### Problem
The lines from the start of the data through the line containing "Oral exam: 85" are to be reproduced exactly, both ends included.

### Provided information
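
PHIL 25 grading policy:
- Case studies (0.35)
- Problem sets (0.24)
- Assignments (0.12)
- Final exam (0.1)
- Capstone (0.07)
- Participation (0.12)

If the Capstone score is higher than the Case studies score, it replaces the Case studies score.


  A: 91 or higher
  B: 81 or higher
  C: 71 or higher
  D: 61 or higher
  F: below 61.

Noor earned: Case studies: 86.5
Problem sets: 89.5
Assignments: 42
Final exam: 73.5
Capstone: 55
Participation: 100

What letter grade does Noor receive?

Capstone (55) ≤ Case studies (86.5), so Case studies stays at 86.5.
Weighted total:
  Case studies 86.5 × 0.35 = 30.275
  Problem sets 89.5 × 0.24 = 21.48
  Assignments 42 × 0.12 = 5.04
  Final exam 73.5 × 0.1 = 7.35
  Capstone 55 × 0.07 = 3.85
  Participation 100 × 0.12 = 12
Sum = 79.995
79.995 is ≥ 71 and < 81 → C

C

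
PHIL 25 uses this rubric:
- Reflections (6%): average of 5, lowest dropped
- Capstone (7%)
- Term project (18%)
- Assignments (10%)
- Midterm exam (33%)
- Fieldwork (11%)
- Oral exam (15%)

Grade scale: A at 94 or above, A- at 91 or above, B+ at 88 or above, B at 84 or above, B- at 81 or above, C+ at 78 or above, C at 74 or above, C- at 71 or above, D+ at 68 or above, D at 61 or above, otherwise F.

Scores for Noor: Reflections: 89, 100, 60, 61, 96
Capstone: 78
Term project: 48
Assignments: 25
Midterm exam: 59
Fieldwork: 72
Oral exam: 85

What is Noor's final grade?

D

Reflections: drop 60 → average of remaining 4 = 346/4 = 86.5
Weighted total:
  Reflections 86.5 × 0.06 = 5.19
  Capstone 78 × 0.07 = 5.46
  Term project 48 × 0.18 = 8.64
  Assignments 25 × 0.1 = 2.5
  Midterm exam 59 × 0.33 = 19.47
  Fieldwork 72 × 0.11 = 7.92
  Oral exam 85 × 0.15 = 12.75
Sum = 61.93
61.93 is ≥ 61 and < 68 → D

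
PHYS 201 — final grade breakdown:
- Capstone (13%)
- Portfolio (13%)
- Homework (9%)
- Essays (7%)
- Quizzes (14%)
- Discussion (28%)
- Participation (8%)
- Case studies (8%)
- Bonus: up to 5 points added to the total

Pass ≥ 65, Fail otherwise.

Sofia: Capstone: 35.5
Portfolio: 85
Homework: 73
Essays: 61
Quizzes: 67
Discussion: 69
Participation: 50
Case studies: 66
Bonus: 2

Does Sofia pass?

Pass

Weighted total:
  Capstone 35.5 × 0.13 = 4.615
  Portfolio 85 × 0.13 = 11.05
  Homework 73 × 0.09 = 6.57
  Essays 61 × 0.07 = 4.27
  Quizzes 67 × 0.14 = 9.38
  Discussion 69 × 0.28 = 19.32
  Participation 50 × 0.08 = 4
  Case studies 66 × 0.08 = 5.28
Sum = 64.485
Bonus: 64.485 + 2 = 66.485
66.485 ≥ 65 → Pass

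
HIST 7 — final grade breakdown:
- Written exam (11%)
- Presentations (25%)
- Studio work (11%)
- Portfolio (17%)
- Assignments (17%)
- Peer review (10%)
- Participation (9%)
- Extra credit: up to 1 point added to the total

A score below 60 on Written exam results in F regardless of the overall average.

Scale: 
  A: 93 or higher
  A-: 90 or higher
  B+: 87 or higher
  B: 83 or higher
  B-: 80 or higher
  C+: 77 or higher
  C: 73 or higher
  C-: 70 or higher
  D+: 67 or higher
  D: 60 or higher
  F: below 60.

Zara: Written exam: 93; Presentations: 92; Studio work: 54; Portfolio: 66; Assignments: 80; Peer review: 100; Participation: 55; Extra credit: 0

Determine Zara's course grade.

C+

Written exam score 93 ≥ 60: minimum met.
Weighted total:
  Written exam 93 × 0.11 = 10.23
  Presentations 92 × 0.25 = 23
  Studio work 54 × 0.11 = 5.94
  Portfolio 66 × 0.17 = 11.22
  Assignments 80 × 0.17 = 13.6
  Peer review 100 × 0.1 = 10
  Participation 55 × 0.09 = 4.95
Sum = 78.94
Extra credit: 78.94 + 0 = 78.94
78.94 is ≥ 77 and < 80 → C+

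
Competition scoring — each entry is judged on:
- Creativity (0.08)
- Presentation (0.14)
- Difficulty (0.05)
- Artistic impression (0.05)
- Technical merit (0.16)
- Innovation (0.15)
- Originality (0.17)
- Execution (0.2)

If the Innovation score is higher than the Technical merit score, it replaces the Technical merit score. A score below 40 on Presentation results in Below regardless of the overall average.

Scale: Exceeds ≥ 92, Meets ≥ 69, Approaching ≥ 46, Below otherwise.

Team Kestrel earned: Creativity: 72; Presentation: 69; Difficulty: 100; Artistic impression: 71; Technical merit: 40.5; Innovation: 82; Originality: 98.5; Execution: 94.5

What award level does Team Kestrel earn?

Innovation (82) > Technical merit (40.5), so Technical merit counts as 82.
Presentation score 69 ≥ 40: minimum met.
Weighted total:
  Creativity 72 × 0.08 = 5.76
  Presentation 69 × 0.14 = 9.66
  Difficulty 100 × 0.05 = 5
  Artistic impression 71 × 0.05 = 3.55
  Technical merit 82 × 0.16 = 13.12
  Innovation 82 × 0.15 = 12.3
  Originality 98.5 × 0.17 = 16.745
  Execution 94.5 × 0.2 = 18.9
Sum = 85.035
85.035 is ≥ 69 and < 92 → Meets

Meets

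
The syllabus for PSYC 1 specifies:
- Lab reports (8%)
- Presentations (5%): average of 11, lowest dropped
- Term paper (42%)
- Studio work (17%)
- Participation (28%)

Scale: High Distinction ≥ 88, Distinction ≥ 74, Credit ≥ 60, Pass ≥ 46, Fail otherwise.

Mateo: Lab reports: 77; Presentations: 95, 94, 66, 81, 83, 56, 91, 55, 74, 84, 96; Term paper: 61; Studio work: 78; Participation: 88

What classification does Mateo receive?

Credit

Presentations: drop 55 → average of remaining 10 = 820/10 = 82
Weighted total:
  Lab reports 77 × 0.08 = 6.16
  Presentations 82 × 0.05 = 4.1
  Term paper 61 × 0.42 = 25.62
  Studio work 78 × 0.17 = 13.26
  Participation 88 × 0.28 = 24.64
Sum = 73.78
73.78 is ≥ 60 and < 74 → Credit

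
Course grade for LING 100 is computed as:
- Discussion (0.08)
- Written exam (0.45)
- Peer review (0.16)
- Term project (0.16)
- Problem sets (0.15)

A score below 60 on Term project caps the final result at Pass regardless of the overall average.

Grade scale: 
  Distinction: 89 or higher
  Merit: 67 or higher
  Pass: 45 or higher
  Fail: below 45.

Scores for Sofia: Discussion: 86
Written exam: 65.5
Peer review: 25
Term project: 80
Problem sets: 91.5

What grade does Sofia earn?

Pass

Term project score 80 ≥ 60: minimum met.
Weighted total:
  Discussion 86 × 0.08 = 6.88
  Written exam 65.5 × 0.45 = 29.475
  Peer review 25 × 0.16 = 4
  Term project 80 × 0.16 = 12.8
  Problem sets 91.5 × 0.15 = 13.725
Sum = 66.88
66.88 is ≥ 45 and < 67 → Pass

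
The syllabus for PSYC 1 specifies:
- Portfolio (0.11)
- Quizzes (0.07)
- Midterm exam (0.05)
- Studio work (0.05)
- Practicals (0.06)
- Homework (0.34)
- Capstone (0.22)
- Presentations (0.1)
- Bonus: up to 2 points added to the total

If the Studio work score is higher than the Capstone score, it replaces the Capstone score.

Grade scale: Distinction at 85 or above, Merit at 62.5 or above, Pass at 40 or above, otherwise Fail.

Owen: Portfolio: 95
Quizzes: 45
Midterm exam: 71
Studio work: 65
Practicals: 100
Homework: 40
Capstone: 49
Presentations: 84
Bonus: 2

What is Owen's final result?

Studio work (65) > Capstone (49), so Capstone counts as 65.
Weighted total:
  Portfolio 95 × 0.11 = 10.45
  Quizzes 45 × 0.07 = 3.15
  Midterm exam 71 × 0.05 = 3.55
  Studio work 65 × 0.05 = 3.25
  Practicals 100 × 0.06 = 6
  Homework 40 × 0.34 = 13.6
  Capstone 65 × 0.22 = 14.3
  Presentations 84 × 0.1 = 8.4
Sum = 62.7
Bonus: 62.7 + 2 = 64.7
64.7 is ≥ 62.5 and < 85 → Merit

Merit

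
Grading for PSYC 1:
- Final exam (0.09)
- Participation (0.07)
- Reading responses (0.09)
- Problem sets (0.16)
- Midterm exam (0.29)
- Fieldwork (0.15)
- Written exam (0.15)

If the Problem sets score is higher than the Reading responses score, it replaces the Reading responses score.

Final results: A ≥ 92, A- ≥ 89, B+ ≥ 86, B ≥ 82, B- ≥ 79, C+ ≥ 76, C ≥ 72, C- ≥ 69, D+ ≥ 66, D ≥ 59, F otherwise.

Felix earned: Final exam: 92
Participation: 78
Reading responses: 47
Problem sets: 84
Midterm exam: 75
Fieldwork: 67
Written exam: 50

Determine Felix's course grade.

C

Problem sets (84) > Reading responses (47), so Reading responses counts as 84.
Weighted total:
  Final exam 92 × 0.09 = 8.28
  Participation 78 × 0.07 = 5.46
  Reading responses 84 × 0.09 = 7.56
  Problem sets 84 × 0.16 = 13.44
  Midterm exam 75 × 0.29 = 21.75
  Fieldwork 67 × 0.15 = 10.05
  Written exam 50 × 0.15 = 7.5
Sum = 74.04
74.04 is ≥ 72 and < 76 → C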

### Problem solution
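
PHIL 25 grading policy:
- Case studies (0.35)
- Problem sets (0.24)
- Assignments (0.12)
- Final exam (0.1)
- Capstone (0.07)
- Participation (0.12)

If the Capstone score is higher than the Case studies score, it replaces the Case studies score.


  A: 91 or higher
  B: 81 or higher
  C: 71 or higher
  D: 61 or higher
  F: below 61.

Noor earned: Case studies: 86.5
Problem sets: 89.5
Assignments: 42
Final exam: 73.5
Capstone: 55
Participation: 100

What letter grade does Noor receive?

Capstone (55) ≤ Case studies (86.5), so Case studies stays at 86.5.
Weighted total:
  Case studies 86.5 × 0.35 = 30.275
  Problem sets 89.5 × 0.24 = 21.48
  Assignments 42 × 0.12 = 5.04
  Final exam 73.5 × 0.1 = 7.35
  Capstone 55 × 0.07 = 3.85
  Participation 100 × 0.12 = 12
Sum = 79.995
79.995 is ≥ 71 and < 81 → C

C

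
PHIL 25 uses this rubric:
- Reflections (6%): average of 5, lowest dropped
- Capstone (7%)
- Term project (18%)
- Assignments (10%)
- Midterm exam (33%)
- Fieldwork (11%)
- Oral exam (15%)

Grade scale: A at 94 or above, A- at 91 or above, B+ at 88 or above, B at 84 or above, B- at 81 or above, C+ at 78 or above, C at 74 or above, C- at 71 or above, D+ at 68 or above, D at 61 or above, otherwise F.

Scores for Noor: Reflections: 89, 100, 60, 61, 96
Capstone: 78
Term project: 48
Assignments: 25
Midterm exam: 59
Fieldwork: 72
Oral exam: 85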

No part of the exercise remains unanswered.